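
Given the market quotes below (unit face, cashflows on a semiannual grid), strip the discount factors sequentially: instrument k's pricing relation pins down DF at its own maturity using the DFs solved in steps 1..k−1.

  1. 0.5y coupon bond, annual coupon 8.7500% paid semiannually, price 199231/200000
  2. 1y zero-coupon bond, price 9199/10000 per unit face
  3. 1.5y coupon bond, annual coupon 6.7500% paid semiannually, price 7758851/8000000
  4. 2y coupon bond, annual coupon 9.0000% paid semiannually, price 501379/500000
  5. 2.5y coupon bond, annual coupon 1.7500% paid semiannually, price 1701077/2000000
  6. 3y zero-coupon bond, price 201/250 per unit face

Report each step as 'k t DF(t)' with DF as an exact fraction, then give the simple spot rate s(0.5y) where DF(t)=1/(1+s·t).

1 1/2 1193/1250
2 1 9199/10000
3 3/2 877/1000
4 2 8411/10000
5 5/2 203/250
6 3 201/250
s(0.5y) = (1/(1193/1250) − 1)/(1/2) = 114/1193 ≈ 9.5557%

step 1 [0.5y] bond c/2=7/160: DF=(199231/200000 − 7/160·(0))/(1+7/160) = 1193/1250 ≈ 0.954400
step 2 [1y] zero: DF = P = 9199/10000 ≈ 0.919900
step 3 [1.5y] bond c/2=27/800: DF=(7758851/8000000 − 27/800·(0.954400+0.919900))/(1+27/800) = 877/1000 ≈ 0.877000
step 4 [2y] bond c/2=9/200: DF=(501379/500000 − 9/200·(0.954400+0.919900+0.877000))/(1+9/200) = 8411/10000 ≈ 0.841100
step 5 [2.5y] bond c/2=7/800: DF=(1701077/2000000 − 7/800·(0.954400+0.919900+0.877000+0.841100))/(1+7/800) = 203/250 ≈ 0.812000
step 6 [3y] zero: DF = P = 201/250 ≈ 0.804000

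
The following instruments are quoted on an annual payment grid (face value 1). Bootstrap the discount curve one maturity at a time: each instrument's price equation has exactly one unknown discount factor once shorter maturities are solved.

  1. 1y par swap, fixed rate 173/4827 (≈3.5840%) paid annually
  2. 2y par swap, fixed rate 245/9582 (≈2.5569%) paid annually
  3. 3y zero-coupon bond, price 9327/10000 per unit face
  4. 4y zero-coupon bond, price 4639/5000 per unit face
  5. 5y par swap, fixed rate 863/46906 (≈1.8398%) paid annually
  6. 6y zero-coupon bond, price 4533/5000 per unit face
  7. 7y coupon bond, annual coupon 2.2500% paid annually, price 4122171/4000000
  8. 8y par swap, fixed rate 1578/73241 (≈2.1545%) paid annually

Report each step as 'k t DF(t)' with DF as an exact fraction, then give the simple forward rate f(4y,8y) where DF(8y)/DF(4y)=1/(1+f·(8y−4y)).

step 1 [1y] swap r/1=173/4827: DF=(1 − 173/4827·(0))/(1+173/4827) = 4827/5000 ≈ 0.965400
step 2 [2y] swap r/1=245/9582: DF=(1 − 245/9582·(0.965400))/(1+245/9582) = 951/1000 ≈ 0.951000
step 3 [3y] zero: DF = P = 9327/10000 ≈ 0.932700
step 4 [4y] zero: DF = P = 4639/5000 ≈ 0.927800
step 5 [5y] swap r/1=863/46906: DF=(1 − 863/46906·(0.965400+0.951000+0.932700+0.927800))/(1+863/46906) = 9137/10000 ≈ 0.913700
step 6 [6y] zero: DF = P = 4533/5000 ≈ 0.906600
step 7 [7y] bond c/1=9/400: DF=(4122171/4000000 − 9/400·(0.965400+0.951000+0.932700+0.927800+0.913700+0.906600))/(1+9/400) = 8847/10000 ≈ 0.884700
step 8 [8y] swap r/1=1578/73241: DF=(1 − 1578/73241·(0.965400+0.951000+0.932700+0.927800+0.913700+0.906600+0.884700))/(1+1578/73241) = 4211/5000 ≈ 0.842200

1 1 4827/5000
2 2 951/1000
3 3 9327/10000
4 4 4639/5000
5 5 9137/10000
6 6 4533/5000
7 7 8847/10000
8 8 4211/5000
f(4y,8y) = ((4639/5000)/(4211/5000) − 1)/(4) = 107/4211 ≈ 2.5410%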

────────────────

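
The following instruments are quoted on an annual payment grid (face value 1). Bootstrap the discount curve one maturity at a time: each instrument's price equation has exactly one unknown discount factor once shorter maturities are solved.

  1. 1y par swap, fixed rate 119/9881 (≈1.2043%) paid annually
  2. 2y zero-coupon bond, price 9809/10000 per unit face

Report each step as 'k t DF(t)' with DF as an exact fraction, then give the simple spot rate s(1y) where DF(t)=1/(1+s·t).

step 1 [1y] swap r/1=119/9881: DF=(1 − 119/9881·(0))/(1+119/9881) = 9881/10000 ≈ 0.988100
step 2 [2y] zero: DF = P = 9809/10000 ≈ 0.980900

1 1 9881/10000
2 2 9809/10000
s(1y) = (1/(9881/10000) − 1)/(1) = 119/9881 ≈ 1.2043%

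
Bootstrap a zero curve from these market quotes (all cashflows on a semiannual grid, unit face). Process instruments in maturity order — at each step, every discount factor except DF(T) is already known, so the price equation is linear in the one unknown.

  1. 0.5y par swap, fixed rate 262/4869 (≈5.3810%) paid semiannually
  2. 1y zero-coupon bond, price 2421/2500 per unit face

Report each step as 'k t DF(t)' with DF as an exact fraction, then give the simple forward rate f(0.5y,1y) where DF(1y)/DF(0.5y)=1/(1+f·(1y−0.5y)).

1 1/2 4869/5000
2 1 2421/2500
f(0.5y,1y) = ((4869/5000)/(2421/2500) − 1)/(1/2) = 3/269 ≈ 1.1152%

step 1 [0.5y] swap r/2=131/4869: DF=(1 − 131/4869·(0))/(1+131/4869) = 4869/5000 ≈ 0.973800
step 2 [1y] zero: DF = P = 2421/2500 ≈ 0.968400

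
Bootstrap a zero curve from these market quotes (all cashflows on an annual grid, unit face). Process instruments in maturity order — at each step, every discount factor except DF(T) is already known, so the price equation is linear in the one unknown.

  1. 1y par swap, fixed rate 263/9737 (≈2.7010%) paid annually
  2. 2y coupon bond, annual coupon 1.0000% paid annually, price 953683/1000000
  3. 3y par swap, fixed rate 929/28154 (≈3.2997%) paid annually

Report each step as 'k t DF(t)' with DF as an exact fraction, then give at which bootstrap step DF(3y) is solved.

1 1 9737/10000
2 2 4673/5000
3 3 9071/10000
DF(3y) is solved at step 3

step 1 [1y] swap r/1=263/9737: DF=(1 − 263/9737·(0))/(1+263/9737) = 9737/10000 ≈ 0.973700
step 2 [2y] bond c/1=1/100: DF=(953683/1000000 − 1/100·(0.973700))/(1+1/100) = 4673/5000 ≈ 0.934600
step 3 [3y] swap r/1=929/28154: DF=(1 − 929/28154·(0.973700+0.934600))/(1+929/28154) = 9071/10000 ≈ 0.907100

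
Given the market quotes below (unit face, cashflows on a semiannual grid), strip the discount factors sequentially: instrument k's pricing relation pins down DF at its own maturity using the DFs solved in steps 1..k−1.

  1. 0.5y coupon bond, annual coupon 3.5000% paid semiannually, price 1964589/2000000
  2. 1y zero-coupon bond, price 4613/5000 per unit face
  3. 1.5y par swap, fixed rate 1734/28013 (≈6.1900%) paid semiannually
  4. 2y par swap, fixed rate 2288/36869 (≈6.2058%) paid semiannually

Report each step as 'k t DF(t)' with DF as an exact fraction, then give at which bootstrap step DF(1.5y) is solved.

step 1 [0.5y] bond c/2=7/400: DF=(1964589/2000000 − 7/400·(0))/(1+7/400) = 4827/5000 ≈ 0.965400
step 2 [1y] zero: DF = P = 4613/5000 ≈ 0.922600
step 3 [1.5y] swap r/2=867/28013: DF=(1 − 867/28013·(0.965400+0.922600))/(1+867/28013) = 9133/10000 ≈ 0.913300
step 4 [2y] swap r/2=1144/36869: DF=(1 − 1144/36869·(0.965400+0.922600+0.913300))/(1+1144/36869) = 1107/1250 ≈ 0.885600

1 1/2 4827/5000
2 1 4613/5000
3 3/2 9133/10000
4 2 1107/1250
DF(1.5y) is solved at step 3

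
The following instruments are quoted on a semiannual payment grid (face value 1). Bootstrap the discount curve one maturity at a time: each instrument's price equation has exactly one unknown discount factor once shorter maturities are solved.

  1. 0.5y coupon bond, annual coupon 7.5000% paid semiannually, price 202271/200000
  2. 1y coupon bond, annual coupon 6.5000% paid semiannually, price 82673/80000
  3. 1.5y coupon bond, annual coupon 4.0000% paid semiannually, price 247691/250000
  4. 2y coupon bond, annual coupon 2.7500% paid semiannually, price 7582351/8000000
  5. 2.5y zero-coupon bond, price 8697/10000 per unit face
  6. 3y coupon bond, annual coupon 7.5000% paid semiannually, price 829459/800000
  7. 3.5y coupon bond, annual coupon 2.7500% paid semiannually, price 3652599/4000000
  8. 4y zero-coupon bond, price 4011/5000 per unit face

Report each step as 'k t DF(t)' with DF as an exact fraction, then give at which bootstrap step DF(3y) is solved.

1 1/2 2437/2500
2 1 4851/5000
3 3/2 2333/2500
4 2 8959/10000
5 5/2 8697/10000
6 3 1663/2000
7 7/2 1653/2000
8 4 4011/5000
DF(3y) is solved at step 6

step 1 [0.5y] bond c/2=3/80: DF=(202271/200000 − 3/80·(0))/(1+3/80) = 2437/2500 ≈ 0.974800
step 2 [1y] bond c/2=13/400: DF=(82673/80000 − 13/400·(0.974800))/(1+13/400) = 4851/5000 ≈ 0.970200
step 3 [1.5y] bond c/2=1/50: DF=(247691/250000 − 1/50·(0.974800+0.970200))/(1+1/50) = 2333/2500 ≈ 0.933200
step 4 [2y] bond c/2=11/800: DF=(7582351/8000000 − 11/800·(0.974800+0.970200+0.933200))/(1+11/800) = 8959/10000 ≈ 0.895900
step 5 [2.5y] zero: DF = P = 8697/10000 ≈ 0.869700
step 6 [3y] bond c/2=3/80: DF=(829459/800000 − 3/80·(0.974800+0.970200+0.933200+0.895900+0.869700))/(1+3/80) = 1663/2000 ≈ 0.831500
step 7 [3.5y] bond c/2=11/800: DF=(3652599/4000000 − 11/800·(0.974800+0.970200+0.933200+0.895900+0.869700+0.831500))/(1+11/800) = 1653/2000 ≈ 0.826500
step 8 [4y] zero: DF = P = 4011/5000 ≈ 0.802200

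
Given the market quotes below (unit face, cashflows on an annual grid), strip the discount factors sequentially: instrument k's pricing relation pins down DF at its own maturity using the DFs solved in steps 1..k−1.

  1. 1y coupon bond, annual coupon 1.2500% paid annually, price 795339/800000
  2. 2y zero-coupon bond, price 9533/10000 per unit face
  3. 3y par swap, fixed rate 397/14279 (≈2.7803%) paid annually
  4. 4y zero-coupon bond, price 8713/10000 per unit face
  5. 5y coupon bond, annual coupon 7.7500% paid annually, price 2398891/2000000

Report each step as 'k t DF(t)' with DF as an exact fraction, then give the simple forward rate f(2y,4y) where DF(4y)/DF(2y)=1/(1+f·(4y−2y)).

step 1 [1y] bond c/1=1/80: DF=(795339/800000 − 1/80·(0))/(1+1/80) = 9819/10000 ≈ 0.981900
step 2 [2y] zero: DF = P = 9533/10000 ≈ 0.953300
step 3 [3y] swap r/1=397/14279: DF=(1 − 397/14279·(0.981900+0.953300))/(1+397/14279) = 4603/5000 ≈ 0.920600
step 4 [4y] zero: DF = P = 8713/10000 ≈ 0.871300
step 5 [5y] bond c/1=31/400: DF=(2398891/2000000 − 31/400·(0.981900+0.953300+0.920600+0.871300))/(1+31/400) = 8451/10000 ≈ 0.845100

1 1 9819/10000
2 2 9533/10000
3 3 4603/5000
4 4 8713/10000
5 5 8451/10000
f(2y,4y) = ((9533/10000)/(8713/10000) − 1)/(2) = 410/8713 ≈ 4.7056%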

────────────────

# Task requirements
Could you restate word for word the lines above, from the one that contains "6. 3y coupon" through the one that contains "8. 4y zero-coupon", and no others?

# Answer to this problem
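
  6. 3y coupon bond, annual coupon 7.5000% paid semiannually, price 829459/800000
  7. 3.5y coupon bond, annual coupon 2.7500% paid semiannually, price 3652599/4000000
  8. 4y zero-coupon bond, price 4011/5000 per unit face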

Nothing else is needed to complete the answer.